#### [Required action]
Each entry here is to be restated word for word.

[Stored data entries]
# # #
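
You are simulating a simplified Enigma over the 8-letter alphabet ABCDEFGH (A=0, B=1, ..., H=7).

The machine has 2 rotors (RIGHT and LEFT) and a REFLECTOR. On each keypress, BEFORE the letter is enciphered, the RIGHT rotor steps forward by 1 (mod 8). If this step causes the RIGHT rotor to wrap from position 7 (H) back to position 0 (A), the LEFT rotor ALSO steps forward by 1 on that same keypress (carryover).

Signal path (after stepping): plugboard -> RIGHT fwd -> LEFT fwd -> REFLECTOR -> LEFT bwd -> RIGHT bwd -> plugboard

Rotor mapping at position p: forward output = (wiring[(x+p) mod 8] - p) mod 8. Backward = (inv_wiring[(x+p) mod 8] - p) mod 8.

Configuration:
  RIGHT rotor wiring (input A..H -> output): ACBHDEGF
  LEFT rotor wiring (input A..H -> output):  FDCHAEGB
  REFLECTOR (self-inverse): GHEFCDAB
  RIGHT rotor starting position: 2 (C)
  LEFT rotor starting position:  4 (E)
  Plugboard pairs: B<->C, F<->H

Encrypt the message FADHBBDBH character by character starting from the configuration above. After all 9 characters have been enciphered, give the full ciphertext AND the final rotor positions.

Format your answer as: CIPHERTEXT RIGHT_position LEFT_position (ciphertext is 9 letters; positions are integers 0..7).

Answer: BFAFFABFG 3 5

Derivation:
Char 1 ('F'): step: R->3, L=4; F->plug->H->R->G->L->G->refl->A->L'->B->R'->C->plug->B
Char 2 ('A'): step: R->4, L=4; A->plug->A->R->H->L->D->refl->F->L'->D->R'->H->plug->F
Char 3 ('D'): step: R->5, L=4; D->plug->D->R->D->L->F->refl->D->L'->H->R'->A->plug->A
Char 4 ('H'): step: R->6, L=4; H->plug->F->R->B->L->A->refl->G->L'->G->R'->H->plug->F
Char 5 ('B'): step: R->7, L=4; B->plug->C->R->D->L->F->refl->D->L'->H->R'->H->plug->F
Char 6 ('B'): step: R->0, L->5 (L advanced); B->plug->C->R->B->L->B->refl->H->L'->A->R'->A->plug->A
Char 7 ('D'): step: R->1, L=5; D->plug->D->R->C->L->E->refl->C->L'->G->R'->C->plug->B
Char 8 ('B'): step: R->2, L=5; B->plug->C->R->B->L->B->refl->H->L'->A->R'->H->plug->F
Char 9 ('H'): step: R->3, L=5; H->plug->F->R->F->L->F->refl->D->L'->H->R'->G->plug->G
Final: ciphertext=BFAFFABFG, RIGHT=3, LEFT=5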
# # #
#### [Task response]
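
You are simulating a simplified Enigma over the 8-letter alphabet ABCDEFGH (A=0, B=1, ..., H=7).

The machine has 2 rotors (RIGHT and LEFT) and a REFLECTOR. On each keypress, BEFORE the letter is enciphered, the RIGHT rotor steps forward by 1 (mod 8). If this step causes the RIGHT rotor to wrap from position 7 (H) back to position 0 (A), the LEFT rotor ALSO steps forward by 1 on that same keypress (carryover).

Signal path (after stepping): plugboard -> RIGHT fwd -> LEFT fwd -> REFLECTOR -> LEFT bwd -> RIGHT bwd -> plugboard

Rotor mapping at position p: forward output = (wiring[(x+p) mod 8] - p) mod 8. Backward = (inv_wiring[(x+p) mod 8] - p) mod 8.

Configuration:
  RIGHT rotor wiring (input A..H -> output): ACBHDEGF
  LEFT rotor wiring (input A..H -> output):  FDCHAEGB
  REFLECTOR (self-inverse): GHEFCDAB
  RIGHT rotor starting position: 2 (C)
  LEFT rotor starting position:  4 (E)
  Plugboard pairs: B<->C, F<->H

Encrypt the message FADHBBDBH character by character starting from the configuration above. After all 9 characters have been enciphered, give the full ciphertext AND the final rotor positions.

Format your answer as: CIPHERTEXT RIGHT_position LEFT_position (ciphertext is 9 letters; positions are integers 0..7).

Answer: BFAFFABFG 3 5

Derivation:
Char 1 ('F'): step: R->3, L=4; F->plug->H->R->G->L->G->refl->A->L'->B->R'->C->plug->B
Char 2 ('A'): step: R->4, L=4; A->plug->A->R->H->L->D->refl->F->L'->D->R'->H->plug->F
Char 3 ('D'): step: R->5, L=4; D->plug->D->R->D->L->F->refl->D->L'->H->R'->A->plug->A
Char 4 ('H'): step: R->6, L=4; H->plug->F->R->B->L->A->refl->G->L'->G->R'->H->plug->F
Char 5 ('B'): step: R->7, L=4; B->plug->C->R->D->L->F->refl->D->L'->H->R'->H->plug->F
Char 6 ('B'): step: R->0, L->5 (L advanced); B->plug->C->R->B->L->B->refl->H->L'->A->R'->A->plug->A
Char 7 ('D'): step: R->1, L=5; D->plug->D->R->C->L->E->refl->C->L'->G->R'->C->plug->B
Char 8 ('B'): step: R->2, L=5; B->plug->C->R->B->L->B->refl->H->L'->A->R'->H->plug->F
Char 9 ('H'): step: R->3, L=5; H->plug->F->R->F->L->F->refl->D->L'->H->R'->G->plug->G
Final: ciphertext=BFAFFABFG, RIGHT=3, LEFT=5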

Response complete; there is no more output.